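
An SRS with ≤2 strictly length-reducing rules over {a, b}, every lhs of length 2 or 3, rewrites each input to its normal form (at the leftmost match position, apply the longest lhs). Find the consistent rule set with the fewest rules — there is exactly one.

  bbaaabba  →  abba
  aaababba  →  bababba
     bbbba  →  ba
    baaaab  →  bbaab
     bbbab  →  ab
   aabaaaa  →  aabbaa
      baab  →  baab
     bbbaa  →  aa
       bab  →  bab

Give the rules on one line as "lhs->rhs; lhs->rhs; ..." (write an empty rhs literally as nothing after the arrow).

aaa->ba; bbb->

  | bbaaabba => bbbabba => abba
  | aaababba => bababba
  | bbbba => ba
  | baaaab => bbaab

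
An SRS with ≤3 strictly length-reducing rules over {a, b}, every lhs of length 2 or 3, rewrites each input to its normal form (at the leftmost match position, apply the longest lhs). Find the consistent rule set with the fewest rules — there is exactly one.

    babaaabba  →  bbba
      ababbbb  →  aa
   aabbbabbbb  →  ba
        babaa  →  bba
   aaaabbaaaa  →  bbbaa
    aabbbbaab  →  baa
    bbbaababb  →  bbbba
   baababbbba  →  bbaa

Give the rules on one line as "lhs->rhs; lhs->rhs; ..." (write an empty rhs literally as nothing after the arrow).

  | babaaabba => baaaabba => bbaabba => bbaaba => bbaaa => bbba
  | ababbbb => aabbbb => aabbb => aabb => aab => aa
  | aabbbabbbb => aabbabbbb => aababbbb => aaabbbb => babbbb => babbb => babb => bab => ba
  | babaa => baaa => bba

aaa->ba; ab->a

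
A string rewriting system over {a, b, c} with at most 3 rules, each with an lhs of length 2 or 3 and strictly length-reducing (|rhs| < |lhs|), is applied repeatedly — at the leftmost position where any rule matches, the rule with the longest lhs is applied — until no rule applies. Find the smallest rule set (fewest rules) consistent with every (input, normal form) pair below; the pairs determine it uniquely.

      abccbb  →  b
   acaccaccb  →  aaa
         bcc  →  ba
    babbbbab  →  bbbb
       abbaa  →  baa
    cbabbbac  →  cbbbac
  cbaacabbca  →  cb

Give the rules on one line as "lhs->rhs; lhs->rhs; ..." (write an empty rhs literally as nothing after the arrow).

ab->; ca->; cc->a

  | abccbb => ccbb => abb => b
  | acaccaccb => accaccb => aaaccb => aaaab => aaa
  | bcc => ba
  | babbbbab => bbbbab => bbbb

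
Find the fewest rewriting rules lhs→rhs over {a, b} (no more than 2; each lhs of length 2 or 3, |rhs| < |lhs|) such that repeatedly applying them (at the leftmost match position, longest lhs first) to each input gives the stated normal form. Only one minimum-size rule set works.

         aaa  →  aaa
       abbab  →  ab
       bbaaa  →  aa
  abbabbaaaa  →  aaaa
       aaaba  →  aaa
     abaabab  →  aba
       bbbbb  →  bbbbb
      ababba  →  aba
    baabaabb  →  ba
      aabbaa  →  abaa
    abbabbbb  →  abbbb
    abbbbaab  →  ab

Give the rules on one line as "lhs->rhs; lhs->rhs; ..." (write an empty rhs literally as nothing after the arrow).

  | aaa
  | abbab => ab
  | bbaaa => aa
  | abbabbaaaa => abbaaaa => aaaa

aab->a; bba->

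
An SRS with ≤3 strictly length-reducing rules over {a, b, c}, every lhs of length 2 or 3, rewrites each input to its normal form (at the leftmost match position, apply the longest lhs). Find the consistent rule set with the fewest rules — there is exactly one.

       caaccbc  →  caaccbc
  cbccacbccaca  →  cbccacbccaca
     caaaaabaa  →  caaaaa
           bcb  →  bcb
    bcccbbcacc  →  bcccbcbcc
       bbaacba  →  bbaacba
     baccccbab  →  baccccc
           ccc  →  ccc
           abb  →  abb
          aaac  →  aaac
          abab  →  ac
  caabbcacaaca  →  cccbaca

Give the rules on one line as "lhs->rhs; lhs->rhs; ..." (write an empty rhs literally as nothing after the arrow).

aab->; bab->c; bca->cb

  | caaccbc
  | cbccacbccaca
  | caaaaabaa => caaaaa
  | bcb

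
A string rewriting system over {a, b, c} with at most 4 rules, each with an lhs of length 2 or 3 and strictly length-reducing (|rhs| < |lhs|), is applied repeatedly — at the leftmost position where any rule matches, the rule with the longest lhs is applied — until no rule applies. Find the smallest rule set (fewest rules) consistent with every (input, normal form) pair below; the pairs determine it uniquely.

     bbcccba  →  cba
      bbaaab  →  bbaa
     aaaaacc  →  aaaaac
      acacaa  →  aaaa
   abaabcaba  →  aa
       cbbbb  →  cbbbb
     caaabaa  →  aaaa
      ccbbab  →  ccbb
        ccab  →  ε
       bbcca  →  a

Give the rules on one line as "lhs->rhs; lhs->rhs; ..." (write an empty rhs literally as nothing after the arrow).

ab->; acc->ac; bc->; ca->a

  | bbcccba => bccba => cba
  | bbaaab => bbaa
  | aaaaacc => aaaaac
  | acacaa => aacaa => aaaa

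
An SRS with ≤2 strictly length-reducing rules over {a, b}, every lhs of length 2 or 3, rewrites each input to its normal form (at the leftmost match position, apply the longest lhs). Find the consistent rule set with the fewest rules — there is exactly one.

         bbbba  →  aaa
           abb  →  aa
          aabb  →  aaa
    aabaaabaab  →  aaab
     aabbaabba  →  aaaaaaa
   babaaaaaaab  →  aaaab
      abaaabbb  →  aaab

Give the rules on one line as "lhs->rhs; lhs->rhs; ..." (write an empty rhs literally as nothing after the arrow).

baa->; bb->a

  | bbbba => abba => aaa
  | abb => aa
  | aabb => aaa
  | aabaaabaab => aaabaab => aaab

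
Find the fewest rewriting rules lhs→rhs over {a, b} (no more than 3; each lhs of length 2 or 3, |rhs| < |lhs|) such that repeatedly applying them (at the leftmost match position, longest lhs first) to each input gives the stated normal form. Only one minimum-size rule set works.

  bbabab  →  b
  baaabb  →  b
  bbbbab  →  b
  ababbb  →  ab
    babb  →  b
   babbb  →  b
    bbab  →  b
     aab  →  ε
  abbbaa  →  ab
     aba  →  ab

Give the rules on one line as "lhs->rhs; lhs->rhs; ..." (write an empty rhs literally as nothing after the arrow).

  | bbabab => babab => bbab => bab => bb => b
  | baaabb => baabb => babb => bbb => bb => b
  | bbbbab => bbbab => bbab => bab => bb => b
  | ababbb => abbbb => abbb => abb => ab

aab->; ba->b; bb->b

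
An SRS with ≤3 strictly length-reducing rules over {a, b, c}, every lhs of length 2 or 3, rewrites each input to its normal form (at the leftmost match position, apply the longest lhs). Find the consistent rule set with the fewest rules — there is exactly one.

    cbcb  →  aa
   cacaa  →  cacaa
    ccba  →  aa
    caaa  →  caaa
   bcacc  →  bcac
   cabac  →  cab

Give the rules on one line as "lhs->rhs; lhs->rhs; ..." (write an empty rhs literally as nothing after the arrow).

bac->b; cb->a; cc->c

  | cbcb => acb => aa
  | cacaa
  | ccba => cba => aa
  | caaa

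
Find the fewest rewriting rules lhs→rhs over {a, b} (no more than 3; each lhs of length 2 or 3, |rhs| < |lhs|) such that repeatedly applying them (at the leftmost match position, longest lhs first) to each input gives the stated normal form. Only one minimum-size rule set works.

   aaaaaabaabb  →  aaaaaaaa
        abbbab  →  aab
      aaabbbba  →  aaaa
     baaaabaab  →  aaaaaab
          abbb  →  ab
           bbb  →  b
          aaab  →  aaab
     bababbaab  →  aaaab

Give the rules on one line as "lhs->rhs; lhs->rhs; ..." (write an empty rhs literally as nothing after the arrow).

ba->a; bb->

  | aaaaaabaabb => aaaaaaaabb => aaaaaaaa
  | abbbab => abab => aab
  | aaabbbba => aaabba => aaaa
  | baaaabaab => aaaabaab => aaaaaab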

* * *

» Exercise: For each line of the entries that holds the word "uniquely", pull that line out.

» Answer to this task:
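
A string rewriting system over {a, b, c} with at most 3 rules, each with an lhs of length 2 or 3 and strictly length-reducing (|rhs| < |lhs|), is applied repeatedly — at the leftmost position where any rule matches, the rule with the longest lhs is applied — until no rule applies. Find the smallest rule set (fewest rules) consistent with every (input, normal form) pair below; the pairs determine it uniquely.
A string rewriting system over {a, b, c} with at most 4 rules, each with an lhs of length 2 or 3 and strictly length-reducing (|rhs| < |lhs|), is applied repeatedly — at the leftmost position where any rule matches, the rule with the longest lhs is applied — until no rule applies. Find the smallest rule set (fewest rules) consistent with every (input, normal form) pair below; the pairs determine it uniquely.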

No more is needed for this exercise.